» Extracted data entries:

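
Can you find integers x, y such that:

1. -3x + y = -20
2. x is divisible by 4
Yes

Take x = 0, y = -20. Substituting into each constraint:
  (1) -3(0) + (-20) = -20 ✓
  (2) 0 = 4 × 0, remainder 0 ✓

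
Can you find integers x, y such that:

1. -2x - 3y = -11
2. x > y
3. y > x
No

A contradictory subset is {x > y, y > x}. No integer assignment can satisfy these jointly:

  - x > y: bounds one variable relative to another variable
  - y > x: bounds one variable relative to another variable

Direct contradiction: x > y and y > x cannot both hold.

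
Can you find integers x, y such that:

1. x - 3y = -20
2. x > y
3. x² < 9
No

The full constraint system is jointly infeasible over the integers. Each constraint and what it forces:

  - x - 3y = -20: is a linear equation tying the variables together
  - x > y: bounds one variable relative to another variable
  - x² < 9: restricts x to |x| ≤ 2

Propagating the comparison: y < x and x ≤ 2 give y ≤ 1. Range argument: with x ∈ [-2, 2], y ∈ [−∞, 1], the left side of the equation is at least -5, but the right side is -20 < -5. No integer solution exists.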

--

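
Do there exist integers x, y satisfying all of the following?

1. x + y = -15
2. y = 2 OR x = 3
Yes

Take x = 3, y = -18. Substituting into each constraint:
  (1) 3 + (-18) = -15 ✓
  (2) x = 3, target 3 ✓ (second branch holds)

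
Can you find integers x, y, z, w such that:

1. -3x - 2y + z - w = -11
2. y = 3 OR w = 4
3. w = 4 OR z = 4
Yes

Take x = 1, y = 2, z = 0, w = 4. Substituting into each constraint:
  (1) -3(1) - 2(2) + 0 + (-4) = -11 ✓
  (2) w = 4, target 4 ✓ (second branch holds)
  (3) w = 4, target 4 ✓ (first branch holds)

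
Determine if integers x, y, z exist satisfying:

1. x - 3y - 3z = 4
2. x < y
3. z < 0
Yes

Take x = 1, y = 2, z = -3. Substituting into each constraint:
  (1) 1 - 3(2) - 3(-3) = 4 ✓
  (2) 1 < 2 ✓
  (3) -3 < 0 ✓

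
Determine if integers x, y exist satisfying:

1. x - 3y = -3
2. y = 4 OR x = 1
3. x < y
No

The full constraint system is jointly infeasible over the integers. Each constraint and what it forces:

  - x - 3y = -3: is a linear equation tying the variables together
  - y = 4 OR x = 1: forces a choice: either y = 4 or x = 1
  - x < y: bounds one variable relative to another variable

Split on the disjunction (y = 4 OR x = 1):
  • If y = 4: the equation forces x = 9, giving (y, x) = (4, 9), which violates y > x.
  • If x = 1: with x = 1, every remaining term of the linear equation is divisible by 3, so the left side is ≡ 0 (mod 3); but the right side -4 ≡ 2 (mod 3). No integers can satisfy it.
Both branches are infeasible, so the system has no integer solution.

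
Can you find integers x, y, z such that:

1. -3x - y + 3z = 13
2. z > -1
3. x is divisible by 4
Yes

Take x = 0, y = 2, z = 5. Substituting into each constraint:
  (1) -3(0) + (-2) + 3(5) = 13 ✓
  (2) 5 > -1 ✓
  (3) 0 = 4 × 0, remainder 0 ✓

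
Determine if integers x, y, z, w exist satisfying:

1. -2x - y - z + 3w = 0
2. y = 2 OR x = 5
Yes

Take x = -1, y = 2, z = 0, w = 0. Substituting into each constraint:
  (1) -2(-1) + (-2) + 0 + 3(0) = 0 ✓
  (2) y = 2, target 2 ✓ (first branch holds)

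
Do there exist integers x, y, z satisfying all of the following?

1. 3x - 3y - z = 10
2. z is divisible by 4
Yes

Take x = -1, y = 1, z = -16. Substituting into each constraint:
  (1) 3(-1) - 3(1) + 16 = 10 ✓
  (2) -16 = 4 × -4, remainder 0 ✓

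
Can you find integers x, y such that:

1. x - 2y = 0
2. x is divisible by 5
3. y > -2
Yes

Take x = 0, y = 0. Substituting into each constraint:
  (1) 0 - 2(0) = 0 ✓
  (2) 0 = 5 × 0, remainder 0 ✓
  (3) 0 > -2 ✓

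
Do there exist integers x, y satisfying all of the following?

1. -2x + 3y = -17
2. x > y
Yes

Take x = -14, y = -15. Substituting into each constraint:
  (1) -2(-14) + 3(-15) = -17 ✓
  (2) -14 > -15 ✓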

...

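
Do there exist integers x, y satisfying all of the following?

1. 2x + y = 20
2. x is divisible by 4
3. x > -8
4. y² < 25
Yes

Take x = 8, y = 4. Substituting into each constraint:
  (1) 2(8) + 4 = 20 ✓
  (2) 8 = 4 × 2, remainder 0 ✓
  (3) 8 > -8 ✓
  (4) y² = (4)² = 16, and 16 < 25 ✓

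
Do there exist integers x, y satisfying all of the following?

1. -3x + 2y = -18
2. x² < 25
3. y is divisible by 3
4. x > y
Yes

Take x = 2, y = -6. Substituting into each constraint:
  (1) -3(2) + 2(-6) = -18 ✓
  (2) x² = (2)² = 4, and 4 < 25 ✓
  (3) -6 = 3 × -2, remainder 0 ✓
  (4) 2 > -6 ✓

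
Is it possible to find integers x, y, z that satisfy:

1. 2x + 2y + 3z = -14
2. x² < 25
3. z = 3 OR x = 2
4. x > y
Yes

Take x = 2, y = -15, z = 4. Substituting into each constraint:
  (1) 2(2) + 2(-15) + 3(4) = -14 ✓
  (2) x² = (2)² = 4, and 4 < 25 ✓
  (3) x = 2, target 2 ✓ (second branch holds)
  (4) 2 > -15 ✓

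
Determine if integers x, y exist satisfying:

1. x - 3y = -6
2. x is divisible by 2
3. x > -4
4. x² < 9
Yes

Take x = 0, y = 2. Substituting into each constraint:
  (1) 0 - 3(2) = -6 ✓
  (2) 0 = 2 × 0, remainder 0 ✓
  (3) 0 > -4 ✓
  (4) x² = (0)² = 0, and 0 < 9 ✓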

» Task details:
Every line above from the line with "1. -2x - y - z + 3w = 0" to the line with "1. 3x - 3y - z = 10", inclusive, must be returned exactly; no other line belongs in the reply.

» Your response:
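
1. -2x - y - z + 3w = 0
2. y = 2 OR x = 5
Yes

Take x = -1, y = 2, z = 0, w = 0. Substituting into each constraint:
  (1) -2(-1) + (-2) + 0 + 3(0) = 0 ✓
  (2) y = 2, target 2 ✓ (first branch holds)

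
Do there exist integers x, y, z satisfying all of the following?

1. 3x - 3y - z = 10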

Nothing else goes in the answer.